Prompt: Retype, word for word, each line between the lines holding "Post-curing raises Tg by 34.3 C." and "What is the post-cure", inclusive, and leave the rest of the data alone.

Given records:
************

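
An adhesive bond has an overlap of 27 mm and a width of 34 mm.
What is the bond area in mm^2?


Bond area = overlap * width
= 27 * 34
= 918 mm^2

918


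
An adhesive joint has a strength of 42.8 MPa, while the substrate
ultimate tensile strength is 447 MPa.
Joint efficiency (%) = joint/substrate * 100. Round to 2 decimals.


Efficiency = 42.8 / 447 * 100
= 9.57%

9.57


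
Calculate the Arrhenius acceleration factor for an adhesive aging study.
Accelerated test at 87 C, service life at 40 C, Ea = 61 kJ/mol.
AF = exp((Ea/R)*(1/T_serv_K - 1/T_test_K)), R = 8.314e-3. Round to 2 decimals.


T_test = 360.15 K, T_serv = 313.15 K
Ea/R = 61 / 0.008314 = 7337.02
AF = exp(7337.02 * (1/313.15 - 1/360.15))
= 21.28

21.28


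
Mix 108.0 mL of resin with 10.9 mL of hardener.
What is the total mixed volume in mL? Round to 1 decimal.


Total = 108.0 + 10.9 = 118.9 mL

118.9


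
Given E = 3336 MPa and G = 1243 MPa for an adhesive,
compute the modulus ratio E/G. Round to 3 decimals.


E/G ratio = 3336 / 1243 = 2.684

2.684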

************

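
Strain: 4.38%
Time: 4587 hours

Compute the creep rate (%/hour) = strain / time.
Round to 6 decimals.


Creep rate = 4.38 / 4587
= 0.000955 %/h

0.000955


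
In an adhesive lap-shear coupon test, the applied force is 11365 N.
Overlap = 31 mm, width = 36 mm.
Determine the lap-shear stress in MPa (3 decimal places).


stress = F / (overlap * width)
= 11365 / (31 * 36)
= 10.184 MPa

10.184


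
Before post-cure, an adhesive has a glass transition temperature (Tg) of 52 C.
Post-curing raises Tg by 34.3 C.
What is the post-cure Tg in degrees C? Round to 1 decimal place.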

************

Result of the exercise:
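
Post-curing raises Tg by 34.3 C.
What is the post-cure Tg in degrees C? Round to 1 decimal place.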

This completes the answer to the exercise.